* Try it *
Would you give the data below back exactly as it reads?

======== Provided entries

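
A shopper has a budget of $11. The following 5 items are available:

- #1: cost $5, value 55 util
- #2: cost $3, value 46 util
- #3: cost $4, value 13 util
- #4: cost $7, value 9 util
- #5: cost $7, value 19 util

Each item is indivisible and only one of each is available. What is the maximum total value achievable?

101 util

Check high-value combinations within $11:
- #1+#2: cost 5+3=8, value 55+46=101
- #1+#3: cost 5+4=9, value 55+13=68
- #2+#5: cost 3+7=10, value 46+19=65
- #2+#3: cost 3+4=7, value 46+13=59
- #1: cost 5, value 55
Best: 101 util.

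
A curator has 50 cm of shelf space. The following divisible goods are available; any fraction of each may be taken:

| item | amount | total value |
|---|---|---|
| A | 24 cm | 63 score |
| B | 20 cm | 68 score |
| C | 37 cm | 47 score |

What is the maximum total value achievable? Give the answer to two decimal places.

138.62

Take in order of value per unit:
- B (68/20 per unit): all 20 → value 68, running total 68.00
- A (63/24 per unit): all 24 → value 63, running total 131.00
- C (47/37 per unit): 6 of 37 → value 6×47/37 = 7.6216, running total 138.62
Total 138.62.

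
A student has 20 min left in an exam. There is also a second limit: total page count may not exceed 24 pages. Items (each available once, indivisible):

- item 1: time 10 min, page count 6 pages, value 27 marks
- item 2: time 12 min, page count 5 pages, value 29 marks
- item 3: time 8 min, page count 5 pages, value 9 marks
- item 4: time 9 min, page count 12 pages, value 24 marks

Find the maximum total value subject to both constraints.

51 marks

Feasible sets respecting both limits:
- item 1+item 4: time 19, page count 18, value 51
- item 2+item 3: time 20, page count 10, value 38
- item 1+item 3: time 18, page count 11, value 36
- item 3+item 4: time 17, page count 17, value 33
Best: 51 marks.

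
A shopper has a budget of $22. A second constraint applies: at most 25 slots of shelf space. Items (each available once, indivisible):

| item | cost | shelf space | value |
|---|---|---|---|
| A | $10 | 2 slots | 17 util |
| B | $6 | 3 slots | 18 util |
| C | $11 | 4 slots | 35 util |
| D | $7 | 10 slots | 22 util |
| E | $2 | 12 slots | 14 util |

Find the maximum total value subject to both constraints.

Feasible sets respecting both limits:
- B+C+E: cost 19, shelf space 19, value 67
- C+D: cost 18, shelf space 14, value 57
- B+D+E: cost 15, shelf space 25, value 54
- B+C: cost 17, shelf space 7, value 53
Best: 67 util.

67 util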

================

* Written answer *
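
A shopper has a budget of $11. The following 5 items are available:

- #1: cost $5, value 55 util
- #2: cost $3, value 46 util
- #3: cost $4, value 13 util
- #4: cost $7, value 9 util
- #5: cost $7, value 19 util

Each item is indivisible and only one of each is available. What is the maximum total value achievable?

101 util

Check high-value combinations within $11:
- #1+#2: cost 5+3=8, value 55+46=101
- #1+#3: cost 5+4=9, value 55+13=68
- #2+#5: cost 3+7=10, value 46+19=65
- #2+#3: cost 3+4=7, value 46+13=59
- #1: cost 5, value 55
Best: 101 util.

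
A curator has 50 cm of shelf space. The following divisible goods are available; any fraction of each may be taken:

| item | amount | total value |
|---|---|---|
| A | 24 cm | 63 score |
| B | 20 cm | 68 score |
| C | 37 cm | 47 score |

What is the maximum total value achievable? Give the answer to two decimal places.

138.62

Take in order of value per unit:
- B (68/20 per unit): all 20 → value 68, running total 68.00
- A (63/24 per unit): all 24 → value 63, running total 131.00
- C (47/37 per unit): 6 of 37 → value 6×47/37 = 7.6216, running total 138.62
Total 138.62.

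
A student has 20 min left in an exam. There is also a second limit: total page count may not exceed 24 pages. Items (each available once, indivisible):

- item 1: time 10 min, page count 6 pages, value 27 marks
- item 2: time 12 min, page count 5 pages, value 29 marks
- item 3: time 8 min, page count 5 pages, value 9 marks
- item 4: time 9 min, page count 12 pages, value 24 marks

Find the maximum total value subject to both constraints.

51 marks

Feasible sets respecting both limits:
- item 1+item 4: time 19, page count 18, value 51
- item 2+item 3: time 20, page count 10, value 38
- item 1+item 3: time 18, page count 11, value 36
- item 3+item 4: time 17, page count 17, value 33
Best: 51 marks.

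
A shopper has a budget of $22. A second constraint applies: at most 25 slots of shelf space. Items (each available once, indivisible):

| item | cost | shelf space | value |
|---|---|---|---|
| A | $10 | 2 slots | 17 util |
| B | $6 | 3 slots | 18 util |
| C | $11 | 4 slots | 35 util |
| D | $7 | 10 slots | 22 util |
| E | $2 | 12 slots | 14 util |

Find the maximum total value subject to both constraints.

Feasible sets respecting both limits:
- B+C+E: cost 19, shelf space 19, value 67
- C+D: cost 18, shelf space 14, value 57
- B+D+E: cost 15, shelf space 25, value 54
- B+C: cost 17, shelf space 7, value 53
Best: 67 util.

67 util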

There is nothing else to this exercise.